Each line holding the word "Part" must appear in the answer, copied from the entries.

[Opening Data listing section]

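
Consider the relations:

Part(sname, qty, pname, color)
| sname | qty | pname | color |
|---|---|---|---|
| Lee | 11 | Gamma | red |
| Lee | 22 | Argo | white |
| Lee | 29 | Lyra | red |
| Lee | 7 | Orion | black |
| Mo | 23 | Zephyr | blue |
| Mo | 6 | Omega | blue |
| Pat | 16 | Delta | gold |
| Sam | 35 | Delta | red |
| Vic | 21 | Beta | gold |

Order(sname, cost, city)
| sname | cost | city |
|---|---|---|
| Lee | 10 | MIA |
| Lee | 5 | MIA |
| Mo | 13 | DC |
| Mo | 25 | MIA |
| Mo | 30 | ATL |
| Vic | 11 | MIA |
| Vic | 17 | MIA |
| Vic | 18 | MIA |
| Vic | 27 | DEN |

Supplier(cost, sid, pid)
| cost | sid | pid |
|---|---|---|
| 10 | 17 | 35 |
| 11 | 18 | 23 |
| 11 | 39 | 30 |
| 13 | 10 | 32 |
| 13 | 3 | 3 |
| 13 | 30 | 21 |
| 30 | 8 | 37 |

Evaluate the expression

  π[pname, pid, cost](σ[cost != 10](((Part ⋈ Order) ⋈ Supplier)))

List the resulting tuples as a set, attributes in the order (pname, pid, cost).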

[Closing Data listing section]

Result of the exercise:
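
Part(sname, qty, pname, color)
  π[pname, pid, cost](σ[cost != 10](((Part ⋈ Order) ⋈ Supplier)))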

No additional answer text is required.